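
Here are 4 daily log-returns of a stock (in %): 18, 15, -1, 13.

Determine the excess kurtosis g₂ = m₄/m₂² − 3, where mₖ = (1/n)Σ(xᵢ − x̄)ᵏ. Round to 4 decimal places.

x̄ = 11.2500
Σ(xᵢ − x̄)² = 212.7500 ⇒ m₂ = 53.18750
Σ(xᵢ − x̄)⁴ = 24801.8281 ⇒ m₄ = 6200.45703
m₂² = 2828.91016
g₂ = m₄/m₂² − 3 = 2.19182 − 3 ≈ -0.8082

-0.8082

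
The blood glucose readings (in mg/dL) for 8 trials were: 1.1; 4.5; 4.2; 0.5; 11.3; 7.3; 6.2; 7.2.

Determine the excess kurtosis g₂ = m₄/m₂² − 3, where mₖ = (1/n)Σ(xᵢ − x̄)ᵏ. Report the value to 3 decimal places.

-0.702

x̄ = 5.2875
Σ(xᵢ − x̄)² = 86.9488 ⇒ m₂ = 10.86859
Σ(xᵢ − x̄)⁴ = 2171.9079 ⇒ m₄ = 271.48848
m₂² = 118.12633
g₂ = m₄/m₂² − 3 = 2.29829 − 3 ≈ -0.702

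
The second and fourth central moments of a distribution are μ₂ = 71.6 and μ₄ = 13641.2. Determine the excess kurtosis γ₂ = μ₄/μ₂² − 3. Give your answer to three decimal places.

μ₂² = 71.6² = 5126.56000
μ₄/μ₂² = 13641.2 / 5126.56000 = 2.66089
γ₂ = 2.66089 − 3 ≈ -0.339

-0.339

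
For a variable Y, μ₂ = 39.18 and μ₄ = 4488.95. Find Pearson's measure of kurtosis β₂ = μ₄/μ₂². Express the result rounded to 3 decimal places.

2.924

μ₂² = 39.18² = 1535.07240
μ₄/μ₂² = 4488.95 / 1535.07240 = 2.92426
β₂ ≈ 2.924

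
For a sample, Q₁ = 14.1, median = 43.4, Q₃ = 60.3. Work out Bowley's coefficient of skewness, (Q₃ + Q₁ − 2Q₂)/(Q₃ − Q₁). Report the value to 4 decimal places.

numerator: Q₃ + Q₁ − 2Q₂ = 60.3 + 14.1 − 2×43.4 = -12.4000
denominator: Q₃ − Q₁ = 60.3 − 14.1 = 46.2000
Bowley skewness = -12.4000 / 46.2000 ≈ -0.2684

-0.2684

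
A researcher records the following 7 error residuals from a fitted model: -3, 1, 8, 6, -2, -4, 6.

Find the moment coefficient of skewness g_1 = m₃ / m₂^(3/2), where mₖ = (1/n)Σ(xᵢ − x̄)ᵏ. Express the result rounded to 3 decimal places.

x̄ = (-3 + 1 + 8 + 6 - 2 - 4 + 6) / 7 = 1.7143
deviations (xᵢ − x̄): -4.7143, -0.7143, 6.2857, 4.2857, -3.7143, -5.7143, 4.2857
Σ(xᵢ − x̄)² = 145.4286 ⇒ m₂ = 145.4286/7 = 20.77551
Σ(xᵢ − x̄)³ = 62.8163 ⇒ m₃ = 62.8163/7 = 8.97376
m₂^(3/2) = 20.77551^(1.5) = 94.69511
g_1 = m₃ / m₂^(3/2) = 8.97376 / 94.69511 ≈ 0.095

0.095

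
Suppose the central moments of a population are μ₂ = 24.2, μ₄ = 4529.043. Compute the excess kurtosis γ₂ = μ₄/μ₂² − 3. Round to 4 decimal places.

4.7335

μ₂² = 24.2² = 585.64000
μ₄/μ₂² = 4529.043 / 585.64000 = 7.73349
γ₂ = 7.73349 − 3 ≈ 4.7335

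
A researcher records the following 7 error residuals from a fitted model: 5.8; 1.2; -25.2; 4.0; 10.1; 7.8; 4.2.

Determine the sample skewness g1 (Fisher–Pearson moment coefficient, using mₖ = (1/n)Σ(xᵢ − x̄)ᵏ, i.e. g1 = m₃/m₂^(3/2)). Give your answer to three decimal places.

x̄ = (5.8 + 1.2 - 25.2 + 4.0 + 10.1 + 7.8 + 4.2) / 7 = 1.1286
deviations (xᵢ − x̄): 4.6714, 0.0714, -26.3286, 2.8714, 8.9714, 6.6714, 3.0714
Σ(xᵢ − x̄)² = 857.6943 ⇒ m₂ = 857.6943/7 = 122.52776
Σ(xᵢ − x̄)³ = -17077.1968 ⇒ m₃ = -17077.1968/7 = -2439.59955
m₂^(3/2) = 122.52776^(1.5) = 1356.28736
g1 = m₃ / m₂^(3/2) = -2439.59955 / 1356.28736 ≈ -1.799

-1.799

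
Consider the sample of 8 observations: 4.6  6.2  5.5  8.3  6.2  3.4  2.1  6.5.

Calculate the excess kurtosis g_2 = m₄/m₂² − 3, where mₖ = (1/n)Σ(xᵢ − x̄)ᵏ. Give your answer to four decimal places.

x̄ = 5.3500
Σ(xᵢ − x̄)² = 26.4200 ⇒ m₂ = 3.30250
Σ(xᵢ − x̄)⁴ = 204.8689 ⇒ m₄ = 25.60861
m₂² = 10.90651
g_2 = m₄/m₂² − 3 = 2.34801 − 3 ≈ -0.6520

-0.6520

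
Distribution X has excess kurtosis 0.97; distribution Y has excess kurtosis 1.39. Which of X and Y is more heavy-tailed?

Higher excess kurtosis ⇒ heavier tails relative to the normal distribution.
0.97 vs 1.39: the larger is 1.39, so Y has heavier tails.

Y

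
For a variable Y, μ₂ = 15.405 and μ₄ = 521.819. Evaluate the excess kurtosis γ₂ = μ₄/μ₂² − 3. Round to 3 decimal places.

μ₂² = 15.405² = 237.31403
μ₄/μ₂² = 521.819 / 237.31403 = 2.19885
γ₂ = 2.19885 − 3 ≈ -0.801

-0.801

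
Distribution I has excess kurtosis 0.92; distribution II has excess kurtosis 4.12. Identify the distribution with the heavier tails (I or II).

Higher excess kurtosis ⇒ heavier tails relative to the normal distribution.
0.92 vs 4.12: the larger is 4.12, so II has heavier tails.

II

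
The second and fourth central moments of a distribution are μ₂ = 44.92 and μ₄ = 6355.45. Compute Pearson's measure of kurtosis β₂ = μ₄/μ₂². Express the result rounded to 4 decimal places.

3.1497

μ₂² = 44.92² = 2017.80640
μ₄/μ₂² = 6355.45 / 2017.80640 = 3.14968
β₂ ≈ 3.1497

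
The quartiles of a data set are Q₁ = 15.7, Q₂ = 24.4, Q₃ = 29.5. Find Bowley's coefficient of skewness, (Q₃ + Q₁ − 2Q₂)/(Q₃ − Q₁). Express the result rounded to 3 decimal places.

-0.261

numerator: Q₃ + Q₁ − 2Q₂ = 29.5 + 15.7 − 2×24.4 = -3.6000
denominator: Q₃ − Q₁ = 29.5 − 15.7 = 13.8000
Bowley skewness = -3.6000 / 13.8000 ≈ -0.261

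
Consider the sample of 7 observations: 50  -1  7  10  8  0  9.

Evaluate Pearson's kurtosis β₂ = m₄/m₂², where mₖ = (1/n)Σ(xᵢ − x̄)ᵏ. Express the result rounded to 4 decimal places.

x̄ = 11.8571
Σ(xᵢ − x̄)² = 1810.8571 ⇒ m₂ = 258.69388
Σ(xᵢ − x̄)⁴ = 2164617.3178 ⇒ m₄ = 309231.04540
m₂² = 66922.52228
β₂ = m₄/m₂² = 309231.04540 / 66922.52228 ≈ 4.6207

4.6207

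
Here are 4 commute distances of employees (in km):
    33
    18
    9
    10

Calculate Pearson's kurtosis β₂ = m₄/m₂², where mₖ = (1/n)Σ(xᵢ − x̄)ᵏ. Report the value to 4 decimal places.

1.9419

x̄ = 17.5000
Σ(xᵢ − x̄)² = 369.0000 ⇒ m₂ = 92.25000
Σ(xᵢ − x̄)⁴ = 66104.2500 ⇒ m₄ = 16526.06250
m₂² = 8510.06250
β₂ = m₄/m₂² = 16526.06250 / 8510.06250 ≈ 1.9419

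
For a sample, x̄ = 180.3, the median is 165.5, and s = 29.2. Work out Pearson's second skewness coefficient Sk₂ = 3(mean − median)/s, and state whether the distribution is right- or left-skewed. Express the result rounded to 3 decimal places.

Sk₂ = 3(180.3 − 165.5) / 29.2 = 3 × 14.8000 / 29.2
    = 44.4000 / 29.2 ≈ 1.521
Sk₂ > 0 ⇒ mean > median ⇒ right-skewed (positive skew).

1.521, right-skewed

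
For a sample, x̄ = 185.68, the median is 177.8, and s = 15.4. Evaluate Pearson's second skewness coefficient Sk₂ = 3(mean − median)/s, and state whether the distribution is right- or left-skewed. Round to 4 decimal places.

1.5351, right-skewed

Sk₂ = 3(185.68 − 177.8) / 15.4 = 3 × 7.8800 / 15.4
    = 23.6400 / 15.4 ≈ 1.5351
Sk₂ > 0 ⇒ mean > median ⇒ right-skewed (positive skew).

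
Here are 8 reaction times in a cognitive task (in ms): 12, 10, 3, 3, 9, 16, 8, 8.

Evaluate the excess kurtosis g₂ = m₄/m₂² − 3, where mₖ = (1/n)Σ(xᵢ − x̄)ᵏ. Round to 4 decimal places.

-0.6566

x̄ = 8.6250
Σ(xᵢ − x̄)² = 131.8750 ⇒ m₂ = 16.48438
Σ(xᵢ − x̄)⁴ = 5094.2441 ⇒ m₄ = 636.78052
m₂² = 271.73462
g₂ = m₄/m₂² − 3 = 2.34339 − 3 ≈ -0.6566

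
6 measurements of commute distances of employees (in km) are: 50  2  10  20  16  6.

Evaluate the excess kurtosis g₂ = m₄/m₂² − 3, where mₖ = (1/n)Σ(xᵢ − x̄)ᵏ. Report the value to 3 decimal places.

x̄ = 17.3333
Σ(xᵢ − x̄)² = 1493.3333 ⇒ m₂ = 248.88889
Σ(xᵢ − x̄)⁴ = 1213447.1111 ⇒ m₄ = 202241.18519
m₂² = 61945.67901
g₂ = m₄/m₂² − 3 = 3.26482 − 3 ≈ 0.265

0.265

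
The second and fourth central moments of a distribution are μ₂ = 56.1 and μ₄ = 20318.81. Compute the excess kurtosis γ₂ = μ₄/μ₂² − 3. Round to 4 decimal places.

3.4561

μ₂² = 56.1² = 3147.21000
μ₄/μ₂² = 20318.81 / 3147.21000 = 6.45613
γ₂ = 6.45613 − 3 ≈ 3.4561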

● To do: Each line of the data that contains "records" belongs in the answer.

● Output of the task:
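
A researcher records the following 7 error residuals from a fitted model: -3, 1, 8, 6, -2, -4, 6.
A researcher records the following 7 error residuals from a fitted model: 5.8; 1.2; -25.2; 4.0; 10.1; 7.8; 4.2.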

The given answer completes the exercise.